*** EXTRACTED ENTRIES ***
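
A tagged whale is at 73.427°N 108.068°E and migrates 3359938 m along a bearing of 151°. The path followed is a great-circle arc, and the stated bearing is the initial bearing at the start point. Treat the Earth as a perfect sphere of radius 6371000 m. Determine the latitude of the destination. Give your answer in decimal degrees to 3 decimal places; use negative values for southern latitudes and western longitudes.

latitude 44.642°

δ = 3359938/6371000 = 0.527380 rad (30.2166°).
Converting: φ₁ = 1.281543 rad, θ = 2.635447 rad.
Destination latitude: φ₂ = arcsin( sin φ₁ cos δ + cos φ₁ sin δ cos θ ) = arcsin(0.702677) = 44.642°.
For the longitude increment, Δλ = atan2( sin θ sin δ cos φ₁, cos δ − sin φ₁ sin φ₂ ) = atan2(0.069595, 0.190643) = 20.055°.
λ₂ = 108.068° + 20.055° = 128.123°.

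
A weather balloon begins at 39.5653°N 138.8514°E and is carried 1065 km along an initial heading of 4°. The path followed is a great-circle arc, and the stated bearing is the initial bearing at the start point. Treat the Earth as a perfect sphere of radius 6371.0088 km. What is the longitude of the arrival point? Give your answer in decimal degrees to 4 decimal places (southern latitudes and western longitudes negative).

δ = 1065/6371.0088 = 0.167163 rad (9.5778°).
Start latitude φ₁ = 0.690545 rad; initial bearing θ = 0.069813 rad.
Applying the spherical law of cosines for sides, sin φ₂ = sin φ₁ cos δ + cos φ₁ sin δ cos θ = 0.756033, so φ₂ = 49.1157°.
Δλ = atan2( sin θ sin δ cos φ₁ , cos δ − sin φ₁ sin φ₂ ) = atan2(0.008947, 0.504500) = 0.017733 rad = 1.0160°.
Hence λ₂ = 138.8514° + 1.0160° = 139.8674°.

longitude 139.8674°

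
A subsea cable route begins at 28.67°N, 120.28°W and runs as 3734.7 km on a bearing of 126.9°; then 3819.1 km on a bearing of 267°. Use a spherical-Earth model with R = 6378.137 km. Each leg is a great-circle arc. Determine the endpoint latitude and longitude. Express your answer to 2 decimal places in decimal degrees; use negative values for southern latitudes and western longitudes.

latitude 3.47°, longitude -128.21°

Apply the spherical direct solution leg by leg, carrying full precision between legs.
Leg 1: from (28.67°, -120.28°), δ = 3734.7/6378.137 = 0.585547 rad, θ = 126.9° → φ = 6.24°, λ = -93.88°.
Leg 2: from (6.24°, -93.88°), δ = 3819.1/6378.137 = 0.598780 rad, θ = 267° → φ = 3.47°, λ = -128.21°.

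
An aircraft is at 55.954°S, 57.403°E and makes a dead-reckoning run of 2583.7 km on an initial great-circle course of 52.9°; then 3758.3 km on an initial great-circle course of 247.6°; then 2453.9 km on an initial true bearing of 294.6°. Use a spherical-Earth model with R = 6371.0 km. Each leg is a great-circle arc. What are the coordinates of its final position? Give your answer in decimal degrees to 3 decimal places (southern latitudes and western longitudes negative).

Apply the spherical direct solution leg by leg, carrying full precision between legs.
Leg 1: from (-55.954°, 57.403°), δ = 2583.7/6371 = 0.405541 rad, θ = 52.9° → φ = -38.914°, λ = 81.256°.
Leg 2: from (-38.914°, 81.256°), δ = 3758.3/6371 = 0.589907 rad, θ = 247.6° → φ = -43.388°, λ = 36.207°.
Leg 3: from (-43.388°, 36.207°), δ = 2453.9/6371 = 0.385167 rad, θ = 294.6° → φ = -31.530°, λ = 12.581°.

latitude -31.530°, longitude 12.581°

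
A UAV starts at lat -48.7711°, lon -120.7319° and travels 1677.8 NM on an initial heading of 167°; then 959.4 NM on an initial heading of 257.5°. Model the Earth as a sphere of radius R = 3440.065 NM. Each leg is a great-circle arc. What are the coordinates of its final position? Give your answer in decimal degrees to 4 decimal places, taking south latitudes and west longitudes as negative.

latitude -70.6619°, longitude -151.1702°

Apply the spherical direct solution leg by leg, carrying full precision between legs.
Leg 1: from (-48.7711°, -120.7319°), δ = 1677.8/3440.065 = 0.487723 rad, θ = 167° → φ = -74.8677°, λ = -96.9150°.
Leg 2: from (-74.8677°, -96.9150°), δ = 959.4/3440.065 = 0.278890 rad, θ = 257.5° → φ = -70.6619°, λ = -151.1702°.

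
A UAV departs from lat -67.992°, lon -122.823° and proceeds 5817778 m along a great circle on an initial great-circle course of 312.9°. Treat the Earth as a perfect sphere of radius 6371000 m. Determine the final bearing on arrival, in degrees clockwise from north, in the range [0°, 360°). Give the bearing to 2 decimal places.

δ = 5817778/6371000 = 0.913166 rad (52.3205°).
Start latitude φ₁ = -1.186684 rad; initial bearing θ = 5.461135 rad.
sin φ₂ = sin φ₁ cos δ + cos φ₁ sin δ cos θ = (-0.927132)(0.611243) + (0.374736)(0.791443)(0.680721) = -0.364813
φ₂ = asin(-0.364813) = -0.373432 rad = -21.396°.
Δλ = atan2( sin θ sin δ cos φ₁ , cos δ − sin φ₁ sin φ₂ ) = atan2(-0.217259, 0.273013) = -0.672164 rad = -38.512°.
λ₂ = λ₁ + Δλ = -161.335°.
The forward bearing on arrival equals the back-azimuth from the destination plus 180°.
Back-azimuth from P₂ (-21.40°, -161.34°) to P₁ (-67.99°, -122.82°), with Δλ' = λ₁ − λ₂ = 38.51°: atan2( sin Δλ' cos φ₁ , cos φ₂ sin φ₁ − sin φ₂ cos φ₁ cos Δλ' ) = 162.85°.
Final bearing = (162.85° + 180°) mod 360° = 342.85°.

final bearing 342.85°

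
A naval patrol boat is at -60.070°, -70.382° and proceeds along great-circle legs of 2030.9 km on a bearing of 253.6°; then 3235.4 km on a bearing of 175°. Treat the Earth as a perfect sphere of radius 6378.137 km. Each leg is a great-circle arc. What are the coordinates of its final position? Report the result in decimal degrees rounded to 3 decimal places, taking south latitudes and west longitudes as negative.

latitude -87.413°, longitude -37.740°

Apply the spherical direct solution leg by leg, carrying full precision between legs.
Leg 1: from (-60.070°, -70.382°), δ = 2030.9/6378.137 = 0.318416 rad, θ = 253.6° → φ = -60.132°, λ = -107.471°.
Leg 2: from (-60.132°, -107.471°), δ = 3235.4/6378.137 = 0.507264 rad, θ = 175° → φ = -87.413°, λ = -37.740°.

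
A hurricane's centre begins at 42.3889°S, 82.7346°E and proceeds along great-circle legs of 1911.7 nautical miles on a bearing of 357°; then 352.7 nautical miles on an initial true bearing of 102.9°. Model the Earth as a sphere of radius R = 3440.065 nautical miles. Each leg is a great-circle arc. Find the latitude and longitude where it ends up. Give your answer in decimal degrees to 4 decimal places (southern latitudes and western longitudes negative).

latitude -11.8355°, longitude 86.9755°

Apply the spherical direct solution leg by leg, carrying full precision between legs.
Leg 1: from (-42.3889°, 82.7346°), δ = 1911.7/3440.065 = 0.555716 rad, θ = 357° → φ = -10.5798°, λ = 81.1251°.
Leg 2: from (-10.5798°, 81.1251°), δ = 352.7/3440.065 = 0.102527 rad, θ = 102.9° → φ = -11.8355°, λ = 86.9755°.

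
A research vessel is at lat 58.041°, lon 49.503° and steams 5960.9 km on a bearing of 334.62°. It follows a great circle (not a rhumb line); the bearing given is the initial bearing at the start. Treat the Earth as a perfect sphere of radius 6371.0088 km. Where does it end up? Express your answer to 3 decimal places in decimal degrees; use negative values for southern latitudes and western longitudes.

latitude 62.665°, longitude -81.786°

Central angle δ = d/R = 0.935629 rad.
Converting: φ₁ = 1.013007 rad, θ = 5.840221 rad.
sin φ₂ = sin φ₁ cos δ + cos φ₁ sin δ cos θ = (0.848427)(0.593312) + (0.529312)(0.804972)(0.903485) = 0.888341
φ₂ = asin(0.888341) = 1.093719 rad = 62.665°.
Δλ = atan2( sin θ sin δ cos φ₁ , cos δ − sin φ₁ sin φ₂ ) = atan2(-0.182627, -0.160380) = -2.291426 rad = -131.289°.
Hence λ₂ = 49.503° + -131.289° = -81.786°.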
*** End of EXTRACTED ENTRIES ***
_EXERCISE AIM_
Nothing should appear in the output except the lines from the one with "A research vessel" through the end of the records above, copied exactly.

_FINAL ANSWER_
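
A research vessel is at lat 58.041°, lon 49.503° and steams 5960.9 km on a bearing of 334.62°. It follows a great circle (not a rhumb line); the bearing given is the initial bearing at the start. Treat the Earth as a perfect sphere of radius 6371.0088 km. Where does it end up? Express your answer to 3 decimal places in decimal degrees; use negative values for southern latitudes and western longitudes.

latitude 62.665°, longitude -81.786°

Central angle δ = d/R = 0.935629 rad.
Converting: φ₁ = 1.013007 rad, θ = 5.840221 rad.
sin φ₂ = sin φ₁ cos δ + cos φ₁ sin δ cos θ = (0.848427)(0.593312) + (0.529312)(0.804972)(0.903485) = 0.888341
φ₂ = asin(0.888341) = 1.093719 rad = 62.665°.
Δλ = atan2( sin θ sin δ cos φ₁ , cos δ − sin φ₁ sin φ₂ ) = atan2(-0.182627, -0.160380) = -2.291426 rad = -131.289°.
Hence λ₂ = 49.503° + -131.289° = -81.786°.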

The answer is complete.